*Problem to work on:* Return the listing word for word, as given.

*Given records:*
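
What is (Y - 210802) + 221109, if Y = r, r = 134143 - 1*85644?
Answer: 58806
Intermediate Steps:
r = 48499 (r = 134143 - 85644 = 48499)
Y = 48499
(Y - 210802) + 221109 = (48499 - 210802) + 221109 = -162303 + 221109 = 58806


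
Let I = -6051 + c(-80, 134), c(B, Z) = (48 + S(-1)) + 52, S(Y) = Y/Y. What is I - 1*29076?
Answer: -35026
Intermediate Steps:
S(Y) = 1
c(B, Z) = 101 (c(B, Z) = (48 + 1) + 52 = 49 + 52 = 101)
I = -5950 (I = -6051 + 101 = -5950)
I - 1*29076 = -5950 - 1*29076 = -5950 - 29076 = -35026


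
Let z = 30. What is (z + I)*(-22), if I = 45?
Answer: -1650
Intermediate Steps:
(z + I)*(-22) = (30 + 45)*(-22) = 75*(-22) = -1650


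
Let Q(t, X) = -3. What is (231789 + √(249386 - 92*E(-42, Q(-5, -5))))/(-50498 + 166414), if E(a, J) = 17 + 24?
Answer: 231789/115916 + √245614/115916 ≈ 2.0039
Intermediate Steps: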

*Exercise result:*
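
What is (Y - 210802) + 221109, if Y = r, r = 134143 - 1*85644?
Answer: 58806
Intermediate Steps:
r = 48499 (r = 134143 - 85644 = 48499)
Y = 48499
(Y - 210802) + 221109 = (48499 - 210802) + 221109 = -162303 + 221109 = 58806


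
Let I = -6051 + c(-80, 134), c(B, Z) = (48 + S(-1)) + 52, S(Y) = Y/Y. What is I - 1*29076?
Answer: -35026
Intermediate Steps:
S(Y) = 1
c(B, Z) = 101 (c(B, Z) = (48 + 1) + 52 = 49 + 52 = 101)
I = -5950 (I = -6051 + 101 = -5950)
I - 1*29076 = -5950 - 1*29076 = -5950 - 29076 = -35026


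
Let z = 30. What is (z + I)*(-22), if I = 45?
Answer: -1650
Intermediate Steps:
(z + I)*(-22) = (30 + 45)*(-22) = 75*(-22) = -1650


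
Let Q(t, X) = -3. What is (231789 + √(249386 - 92*E(-42, Q(-5, -5))))/(-50498 + 166414), if E(a, J) = 17 + 24?
Answer: 231789/115916 + √245614/115916 ≈ 2.0039
Intermediate Steps: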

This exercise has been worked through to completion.